- _TASK PROMPT_:
From the line containing "A janitor drops" to the last line of the records, please reproduce every line exactly and nothing more.

(Records drawn from a dataset)

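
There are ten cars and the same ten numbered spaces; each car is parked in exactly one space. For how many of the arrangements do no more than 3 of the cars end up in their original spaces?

3559886

Sum C(10,i)·!(10-i) for i = 0..3:
  i=0: C(10,0)·!10 = 1·1334961 = 1334961
  i=1: C(10,1)·!9 = 10·133496 = 1334960
  i=2: C(10,2)·!8 = 45·14833 = 667485
  i=3: C(10,3)·!7 = 120·1854 = 222480
Total = 3559886.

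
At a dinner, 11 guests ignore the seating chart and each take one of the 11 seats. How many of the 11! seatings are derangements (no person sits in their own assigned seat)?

14684570

The subfactorial !11 = [11!/e] (nearest integer).
11! = 39916800, and 39916800/e ≈ 14684570.08, so !11 = 14684570.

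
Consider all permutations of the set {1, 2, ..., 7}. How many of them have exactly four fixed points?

70

Choose which 4 of the 7 are fixed: C(7,4) = 35.
The remaining 3 must be deranged: !3 = 2.
Total: 35 × 2 = 70.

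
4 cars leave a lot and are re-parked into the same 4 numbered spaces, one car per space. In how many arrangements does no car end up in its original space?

9

The number of derangements of 4 is !4 = Σ_{k=0}^{4} (-1)^k·4!/k!
= 4! - 4!/1! + 4!/2! - 4!/3! + 4!/4!
= 24 - 24 + 12 - 4 + 1
= 9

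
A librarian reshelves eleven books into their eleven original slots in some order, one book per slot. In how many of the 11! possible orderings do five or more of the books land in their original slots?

# with exactly i fixed is C(11,i)·!(11-i); sum over i=5..11:
  i=5: C(11,5)·!6 = 462·265 = 122430
  i=6: C(11,6)·!5 = 462·44 = 20328
  i=7: C(11,7)·!4 = 330·9 = 2970
  i=8: C(11,8)·!3 = 165·2 = 330
  i=9: C(11,9)·!2 = 55·1 = 55
  i=10: C(11,10)·!1 = 11·0 = 0
  i=11: C(11,11)·!0 = 1·1 = 1
Total = 146114.

146114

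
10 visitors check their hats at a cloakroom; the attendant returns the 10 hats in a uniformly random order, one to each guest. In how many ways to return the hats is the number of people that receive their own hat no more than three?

3559886

# with exactly i fixed is C(10,i)·!(10-i); sum over i=0..3:
  i=0: C(10,0)·!10 = 1·1334961 = 1334961
  i=1: C(10,1)·!9 = 10·133496 = 1334960
  i=2: C(10,2)·!8 = 45·14833 = 667485
  i=3: C(10,3)·!7 = 120·1854 = 222480
Total = 3559886.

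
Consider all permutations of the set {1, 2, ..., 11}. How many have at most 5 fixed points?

39893116

Sum C(11,i)·!(11-i) for i = 0..5:
  i=0: C(11,0)·!11 = 1·14684570 = 14684570
  i=1: C(11,1)·!10 = 11·1334961 = 14684571
  i=2: C(11,2)·!9 = 55·133496 = 7342280
  i=3: C(11,3)·!8 = 165·14833 = 2447445
  i=4: C(11,4)·!7 = 330·1854 = 611820
  i=5: C(11,5)·!6 = 462·265 = 122430
Total = 39893116.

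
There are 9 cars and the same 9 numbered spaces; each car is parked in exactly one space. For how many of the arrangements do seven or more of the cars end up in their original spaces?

Sum C(9,i)·!(9-i) for i = 7..9:
  i=7: C(9,7)·!2 = 36·1 = 36
  i=8: C(9,8)·!1 = 9·0 = 0
  i=9: C(9,9)·!0 = 1·1 = 1
Total = 37.

37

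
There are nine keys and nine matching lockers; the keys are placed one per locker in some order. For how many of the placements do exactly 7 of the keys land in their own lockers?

Pick the 7 fixed positions: C(9,7) = 36 ways.
The other 2 form a derangement: !2 = 1.
Total: 36 × 1 = 36.

36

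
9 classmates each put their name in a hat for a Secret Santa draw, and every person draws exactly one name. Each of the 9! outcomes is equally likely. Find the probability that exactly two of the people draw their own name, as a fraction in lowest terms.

Favorable outcomes: C(9,2)·!7 = 36·1854 = 66744.
Total outcomes: 9! = 362880.
Probability = 66744/362880 = 103/560.

103/560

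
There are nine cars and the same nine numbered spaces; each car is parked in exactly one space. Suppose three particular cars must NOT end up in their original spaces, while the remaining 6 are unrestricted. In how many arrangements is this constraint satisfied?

256320

Let A_j be the event that the j-th constrained one is fixed. By inclusion-exclusion over the 3 events:
Σ_{j=0}^{3} (-1)^j C(3,j)(9-j)!
= C(3,0)·9! - C(3,1)·8! + C(3,2)·7! - C(3,3)·6!
= 362880 - 120960 + 15120 - 720
= 256320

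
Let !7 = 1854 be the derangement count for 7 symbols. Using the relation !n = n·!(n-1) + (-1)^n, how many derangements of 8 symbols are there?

14833

!8 = 8·1854 + 1 = 14833.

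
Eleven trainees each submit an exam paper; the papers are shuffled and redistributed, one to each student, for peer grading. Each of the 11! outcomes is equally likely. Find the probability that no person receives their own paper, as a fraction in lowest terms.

1468457/3991680

Favorable outcomes: !11 = 14684570.
Total outcomes: 11! = 39916800.
Probability = 14684570/39916800 = 1468457/3991680.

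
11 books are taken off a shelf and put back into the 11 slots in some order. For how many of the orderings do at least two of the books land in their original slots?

10547659

# with exactly i fixed is C(11,i)·!(11-i); sum over i=2..11:
  i=2: C(11,2)·!9 = 55·133496 = 7342280
  i=3: C(11,3)·!8 = 165·14833 = 2447445
  i=4: C(11,4)·!7 = 330·1854 = 611820
  i=5: C(11,5)·!6 = 462·265 = 122430
  i=6: C(11,6)·!5 = 462·44 = 20328
  i=7: C(11,7)·!4 = 330·9 = 2970
  i=8: C(11,8)·!3 = 165·2 = 330
  i=9: C(11,9)·!2 = 55·1 = 55
  i=10: C(11,10)·!1 = 11·0 = 0
  i=11: C(11,11)·!0 = 1·1 = 1
Total = 10547659.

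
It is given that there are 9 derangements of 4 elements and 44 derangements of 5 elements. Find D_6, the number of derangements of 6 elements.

265

D_6 = (6-1)·(D_5 + D_4) = 5·(44 + 9) = 5·53 = 265.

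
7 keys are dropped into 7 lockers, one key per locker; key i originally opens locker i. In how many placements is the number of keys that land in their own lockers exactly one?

1855

Pick the single fixed position: C(7,1) = 7 ways.
The remaining 6 must be deranged: !6 = 265.
Total: 7 × 265 = 1855.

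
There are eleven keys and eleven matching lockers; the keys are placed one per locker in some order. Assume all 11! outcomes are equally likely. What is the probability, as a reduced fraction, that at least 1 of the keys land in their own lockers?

2523223/3991680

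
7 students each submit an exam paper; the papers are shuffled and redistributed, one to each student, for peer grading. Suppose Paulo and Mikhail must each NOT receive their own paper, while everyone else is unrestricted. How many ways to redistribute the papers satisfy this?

Inclusion-exclusion on the 2 forbidden self-matches:
Σ_{j=0}^{2} (-1)^j C(2,j)(7-j)!
= C(2,0)·7! - C(2,1)·6! + C(2,2)·5!
= 5040 - 1440 + 120
= 3720

3720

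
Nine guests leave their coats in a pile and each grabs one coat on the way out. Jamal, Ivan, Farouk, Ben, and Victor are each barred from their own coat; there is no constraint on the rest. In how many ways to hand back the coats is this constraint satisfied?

Let A_j be the event that the j-th constrained one is fixed. By inclusion-exclusion over the 5 events:
Σ_{j=0}^{5} (-1)^j C(5,j)(9-j)!
= C(5,0)·9! - C(5,1)·8! + C(5,2)·7! - C(5,3)·6! + C(5,4)·5! - C(5,5)·4!
= 362880 - 201600 + 50400 - 7200 + 600 - 24
= 205056

205056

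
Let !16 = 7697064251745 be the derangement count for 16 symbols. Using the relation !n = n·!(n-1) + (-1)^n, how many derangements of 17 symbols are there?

130850092279664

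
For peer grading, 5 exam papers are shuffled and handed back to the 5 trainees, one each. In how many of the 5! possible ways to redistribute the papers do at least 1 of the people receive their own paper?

76

# with exactly i fixed is C(5,i)·!(5-i); sum over i=1..5:
  i=1: C(5,1)·!4 = 5·9 = 45
  i=2: C(5,2)·!3 = 10·2 = 20
  i=3: C(5,3)·!2 = 10·1 = 10
  i=4: C(5,4)·!1 = 5·0 = 0
  i=5: C(5,5)·!0 = 1·1 = 1
Total = 76.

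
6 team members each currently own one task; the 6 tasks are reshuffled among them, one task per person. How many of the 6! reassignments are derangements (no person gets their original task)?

!6 is the nearest integer to 6!/e.
6! = 720, and 720/e ≈ 264.87, so !6 = 265.

265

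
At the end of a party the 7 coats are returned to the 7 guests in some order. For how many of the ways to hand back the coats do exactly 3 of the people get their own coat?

Choose which 3 of the 7 are fixed: C(7,3) = 35.
The other 4 form a derangement: !4 = 9.
Total: 35 × 9 = 315.

315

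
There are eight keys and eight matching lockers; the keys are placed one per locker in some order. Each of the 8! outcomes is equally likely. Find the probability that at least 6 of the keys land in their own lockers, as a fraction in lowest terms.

Favorable outcomes: Σ_{i≥6} C(8,i)·!(8-i) = 28·1 + 8·0 + 1·1 = 29.
Total outcomes: 8! = 40320.
Probability = 29/40320 = 29/40320.

29/40320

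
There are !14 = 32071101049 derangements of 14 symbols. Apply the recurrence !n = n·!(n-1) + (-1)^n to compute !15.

481066515734

!15 = 15·32071101049 - 1 = 481066515734.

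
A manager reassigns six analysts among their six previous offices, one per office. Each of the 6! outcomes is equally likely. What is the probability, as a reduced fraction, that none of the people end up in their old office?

53/144

Favorable outcomes: !6 = 265.
Total outcomes: 6! = 720.
Probability = 265/720 = 53/144.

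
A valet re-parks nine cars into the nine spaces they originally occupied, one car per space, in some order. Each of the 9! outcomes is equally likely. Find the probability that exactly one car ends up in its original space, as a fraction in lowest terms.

Favorable outcomes: C(9,1)·!8 = 9·14833 = 133497.
Total outcomes: 9! = 362880.
Probability = 133497/362880 = 2119/5760.

2119/5760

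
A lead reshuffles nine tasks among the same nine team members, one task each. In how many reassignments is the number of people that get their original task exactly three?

Pick the 3 fixed positions: C(9,3) = 84 ways.
The remaining 6 must be deranged: !6 = 265.
Total: 84 × 265 = 22260.

22260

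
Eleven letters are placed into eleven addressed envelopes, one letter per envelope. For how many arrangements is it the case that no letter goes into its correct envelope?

14684570

By inclusion-exclusion, !11 = Σ (-1)^k · 11!/k! for k=0..11
= 11! - 11!/1! + 11!/2! - 11!/3! + 11!/4! - 11!/5! + 11!/6! - 11!/7! + 11!/8! - 11!/9! + 11!/10! - 11!/11!
= 39916800 - 39916800 + 19958400 - 6652800 + 1663200 - 332640 + 55440 - 7920 + 990 - 110 + 11 - 1
= 14684570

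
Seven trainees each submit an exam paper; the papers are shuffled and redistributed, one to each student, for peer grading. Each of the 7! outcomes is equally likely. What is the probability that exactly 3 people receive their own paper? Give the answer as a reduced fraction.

1/16

Favorable outcomes: C(7,3)·!4 = 35·9 = 315.
Total outcomes: 7! = 5040.
Probability = 315/5040 = 1/16.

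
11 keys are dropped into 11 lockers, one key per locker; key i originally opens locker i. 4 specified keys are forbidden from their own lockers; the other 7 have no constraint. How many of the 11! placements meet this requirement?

Let A_j be the event that the j-th constrained one is fixed. By inclusion-exclusion over the 4 events:
Σ_{j=0}^{4} (-1)^j C(4,j)(11-j)!
= C(4,0)·11! - C(4,1)·10! + C(4,2)·9! - C(4,3)·8! + C(4,4)·7!
= 39916800 - 14515200 + 2177280 - 161280 + 5040
= 27422640

27422640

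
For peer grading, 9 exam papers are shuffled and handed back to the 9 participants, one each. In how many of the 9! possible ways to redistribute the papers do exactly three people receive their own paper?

Choose which 3 of the 9 are fixed: C(9,3) = 84.
The remaining 6 must be deranged: !6 = 265.
Total: 84 × 265 = 22260.

22260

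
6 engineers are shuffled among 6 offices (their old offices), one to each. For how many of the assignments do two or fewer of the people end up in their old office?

664

# with exactly i fixed is C(6,i)·!(6-i); sum over i=0..2:
  i=0: C(6,0)·!6 = 1·265 = 265
  i=1: C(6,1)·!5 = 6·44 = 264
  i=2: C(6,2)·!4 = 15·9 = 135
Total = 664.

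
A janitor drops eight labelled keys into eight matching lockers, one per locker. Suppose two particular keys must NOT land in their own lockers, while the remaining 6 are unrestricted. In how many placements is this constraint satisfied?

30960

Let A_j be the event that the j-th constrained one is fixed. By inclusion-exclusion over the 2 events:
Σ_{j=0}^{2} (-1)^j C(2,j)(8-j)!
= C(2,0)·8! - C(2,1)·7! + C(2,2)·6!
= 40320 - 10080 + 720
= 30960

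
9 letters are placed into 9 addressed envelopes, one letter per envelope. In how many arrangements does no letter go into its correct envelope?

133496

!9 = 9! · Σ_{k=0}^{9} (-1)^k/k!
= 9! - 9!/1! + 9!/2! - 9!/3! + 9!/4! - 9!/5! + 9!/6! - 9!/7! + 9!/8! - 9!/9!
= 362880 - 362880 + 181440 - 60480 + 15120 - 3024 + 504 - 72 + 9 - 1
= 133496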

- _ANSWER TO THIS TASK_:
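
A janitor drops eight labelled keys into eight matching lockers, one per locker. Suppose two particular keys must NOT land in their own lockers, while the remaining 6 are unrestricted. In how many placements is this constraint satisfied?

30960

Let A_j be the event that the j-th constrained one is fixed. By inclusion-exclusion over the 2 events:
Σ_{j=0}^{2} (-1)^j C(2,j)(8-j)!
= C(2,0)·8! - C(2,1)·7! + C(2,2)·6!
= 40320 - 10080 + 720
= 30960

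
9 letters are placed into 9 addressed envelopes, one letter per envelope. In how many arrangements does no letter go into its correct envelope?

133496

!9 = 9! · Σ_{k=0}^{9} (-1)^k/k!
= 9! - 9!/1! + 9!/2! - 9!/3! + 9!/4! - 9!/5! + 9!/6! - 9!/7! + 9!/8! - 9!/9!
= 362880 - 362880 + 181440 - 60480 + 15120 - 3024 + 504 - 72 + 9 - 1
= 133496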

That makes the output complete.